- **WHAT THIS TASK INVOLVES**
Reproduce the listing below verbatim.

- **EXTRACTED DATA**
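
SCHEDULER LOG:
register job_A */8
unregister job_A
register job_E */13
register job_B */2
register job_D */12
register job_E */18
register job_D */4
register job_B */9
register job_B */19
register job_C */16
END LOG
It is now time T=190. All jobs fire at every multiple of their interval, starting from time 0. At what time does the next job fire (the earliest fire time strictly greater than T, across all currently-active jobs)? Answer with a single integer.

Op 1: register job_A */8 -> active={job_A:*/8}
Op 2: unregister job_A -> active={}
Op 3: register job_E */13 -> active={job_E:*/13}
Op 4: register job_B */2 -> active={job_B:*/2, job_E:*/13}
Op 5: register job_D */12 -> active={job_B:*/2, job_D:*/12, job_E:*/13}
Op 6: register job_E */18 -> active={job_B:*/2, job_D:*/12, job_E:*/18}
Op 7: register job_D */4 -> active={job_B:*/2, job_D:*/4, job_E:*/18}
Op 8: register job_B */9 -> active={job_B:*/9, job_D:*/4, job_E:*/18}
Op 9: register job_B */19 -> active={job_B:*/19, job_D:*/4, job_E:*/18}
Op 10: register job_C */16 -> active={job_B:*/19, job_C:*/16, job_D:*/4, job_E:*/18}
  job_B: interval 19, next fire after T=190 is 209
  job_C: interval 16, next fire after T=190 is 192
  job_D: interval 4, next fire after T=190 is 192
  job_E: interval 18, next fire after T=190 is 198
Earliest fire time = 192 (job job_C)

Answer: 192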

- **REPLY TO THE EXERCISE**
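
SCHEDULER LOG:
register job_A */8
unregister job_A
register job_E */13
register job_B */2
register job_D */12
register job_E */18
register job_D */4
register job_B */9
register job_B */19
register job_C */16
END LOG
It is now time T=190. All jobs fire at every multiple of their interval, starting from time 0. At what time does the next job fire (the earliest fire time strictly greater than T, across all currently-active jobs)? Answer with a single integer.

Op 1: register job_A */8 -> active={job_A:*/8}
Op 2: unregister job_A -> active={}
Op 3: register job_E */13 -> active={job_E:*/13}
Op 4: register job_B */2 -> active={job_B:*/2, job_E:*/13}
Op 5: register job_D */12 -> active={job_B:*/2, job_D:*/12, job_E:*/13}
Op 6: register job_E */18 -> active={job_B:*/2, job_D:*/12, job_E:*/18}
Op 7: register job_D */4 -> active={job_B:*/2, job_D:*/4, job_E:*/18}
Op 8: register job_B */9 -> active={job_B:*/9, job_D:*/4, job_E:*/18}
Op 9: register job_B */19 -> active={job_B:*/19, job_D:*/4, job_E:*/18}
Op 10: register job_C */16 -> active={job_B:*/19, job_C:*/16, job_D:*/4, job_E:*/18}
  job_B: interval 19, next fire after T=190 is 209
  job_C: interval 16, next fire after T=190 is 192
  job_D: interval 4, next fire after T=190 is 192
  job_E: interval 18, next fire after T=190 is 198
Earliest fire time = 192 (job job_C)

Answer: 192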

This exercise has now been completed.